Would you reproduce all of the entries exactly?
..........
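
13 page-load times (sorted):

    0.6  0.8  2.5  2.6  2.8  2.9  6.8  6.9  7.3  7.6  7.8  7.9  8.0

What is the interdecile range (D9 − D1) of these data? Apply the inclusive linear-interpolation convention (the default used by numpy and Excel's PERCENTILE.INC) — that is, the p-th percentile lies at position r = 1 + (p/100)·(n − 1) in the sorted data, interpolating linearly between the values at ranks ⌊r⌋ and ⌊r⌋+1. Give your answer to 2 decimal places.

6.74

n = 13.
P10: r = 2.2; ranks 2–3 are 0.8, 2.5; interpolating gives 1.14.
P90: r = 11.8; ranks 11–12 are 7.8, 7.9; interpolating gives 7.88.
Difference: 7.88 − 1.14 = 6.74.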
..........
Response to the task:
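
13 page-load times (sorted):

    0.6  0.8  2.5  2.6  2.8  2.9  6.8  6.9  7.3  7.6  7.8  7.9  8.0

What is the interdecile range (D9 − D1) of these data? Apply the inclusive linear-interpolation convention (the default used by numpy and Excel's PERCENTILE.INC) — that is, the p-th percentile lies at position r = 1 + (p/100)·(n − 1) in the sorted data, interpolating linearly between the values at ranks ⌊r⌋ and ⌊r⌋+1. Give your answer to 2 decimal places.

6.74

n = 13.
P10: r = 2.2; ranks 2–3 are 0.8, 2.5; interpolating gives 1.14.
P90: r = 11.8; ranks 11–12 are 7.8, 7.9; interpolating gives 7.88.
Difference: 7.88 − 1.14 = 6.74.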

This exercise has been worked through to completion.